** Opening Excerpted data block **

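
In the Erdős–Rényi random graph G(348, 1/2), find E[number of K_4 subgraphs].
E[# K_4] = C(348, 4) · (1/2)^C(4, 2) = 600610155 / 2^6 = 9384533.671875

For each 4-subset S of vertices (there are C(348, 4) = 600610155 such S), let X_S = 1 if S induces a K_4 (all C(4, 2) = 6 edges present). Then P(X_S = 1) = (1/2)^6 = 1/64. By linearity of expectation, E[# K_4] = C(348, 4) · (1/2)^6 = 600610155 / 64 = 9384533.671875.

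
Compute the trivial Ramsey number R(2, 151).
R(2, 151) = 151

R(2, k) = k for all k ≥ 2: in a 2-colouring of K_k, either some edge is red (a red K_2) or all edges are blue (a blue K_k). And K_{150} coloured all-blue has no blue K_151, so R(2, 151) > 150. Hence R(2, 151) = 151.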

** Closing Excerpted data block **

This exercise calls for repeating every line of the data exactly.

Written answer —
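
In the Erdős–Rényi random graph G(348, 1/2), find E[number of K_4 subgraphs].
E[# K_4] = C(348, 4) · (1/2)^C(4, 2) = 600610155 / 2^6 = 9384533.671875

For each 4-subset S of vertices (there are C(348, 4) = 600610155 such S), let X_S = 1 if S induces a K_4 (all C(4, 2) = 6 edges present). Then P(X_S = 1) = (1/2)^6 = 1/64. By linearity of expectation, E[# K_4] = C(348, 4) · (1/2)^6 = 600610155 / 64 = 9384533.671875.

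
Compute the trivial Ramsey number R(2, 151).
R(2, 151) = 151

R(2, k) = k for all k ≥ 2: in a 2-colouring of K_k, either some edge is red (a red K_2) or all edges are blue (a blue K_k). And K_{150} coloured all-blue has no blue K_151, so R(2, 151) > 150. Hence R(2, 151) = 151.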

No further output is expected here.